PROBLEM TO WORK ON - Exactly the lines from the one containing "2 is adjacent to 3, 4 and 6." to the last line of the records, inclusive, are to be transcribed; include no others.

Data excerpts:
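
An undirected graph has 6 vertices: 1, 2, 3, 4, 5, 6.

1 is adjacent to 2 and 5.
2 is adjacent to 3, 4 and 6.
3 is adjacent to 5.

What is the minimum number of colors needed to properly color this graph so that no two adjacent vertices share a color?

2

1 and 2 are adjacent, so at least 2 colors are needed.
A valid assignment using 2 colors: 1=b, 2=a, 3=b, 4=b, 5=a, 6=b. No two adjacent vertices share a color.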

YOUR RESPONSE -
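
2 is adjacent to 3, 4 and 6.
3 is adjacent to 5.

What is the minimum number of colors needed to properly color this graph so that no two adjacent vertices share a color?

2

1 and 2 are adjacent, so at least 2 colors are needed.
A valid assignment using 2 colors: 1=b, 2=a, 3=b, 4=b, 5=a, 6=b. No two adjacent vertices share a color.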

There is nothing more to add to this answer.